Stored records
◇ ◇ ◇ ◇ ◇ ◇ ◇

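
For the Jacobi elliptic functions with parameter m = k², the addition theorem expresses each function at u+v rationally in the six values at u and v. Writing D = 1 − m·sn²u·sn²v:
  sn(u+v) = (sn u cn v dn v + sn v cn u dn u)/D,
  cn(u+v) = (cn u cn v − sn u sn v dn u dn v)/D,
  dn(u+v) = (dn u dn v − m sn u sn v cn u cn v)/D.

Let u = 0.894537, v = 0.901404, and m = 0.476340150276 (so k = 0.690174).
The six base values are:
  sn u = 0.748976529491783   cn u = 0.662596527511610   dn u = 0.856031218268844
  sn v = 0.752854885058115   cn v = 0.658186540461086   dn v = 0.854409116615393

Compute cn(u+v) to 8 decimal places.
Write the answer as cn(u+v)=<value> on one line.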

◇ ◇ ◇ ◇ ◇ ◇ ◇

**ASSIGNMENT:**
Write down exactly the line with "Let u = 0.894537, v", then each line after it through the end of the data.

**FINISHED TASK:**
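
Let u = 0.894537, v = 0.901404, and m = 0.476340150276 (so k = 0.690174).
The six base values are:
  sn u = 0.748976529491783   cn u = 0.662596527511610   dn u = 0.856031218268844
  sn v = 0.752854885058115   cn v = 0.658186540461086   dn v = 0.854409116615393

Compute cn(u+v) to 8 decimal places.
Write the answer as cn(u+v)=<value> on one line.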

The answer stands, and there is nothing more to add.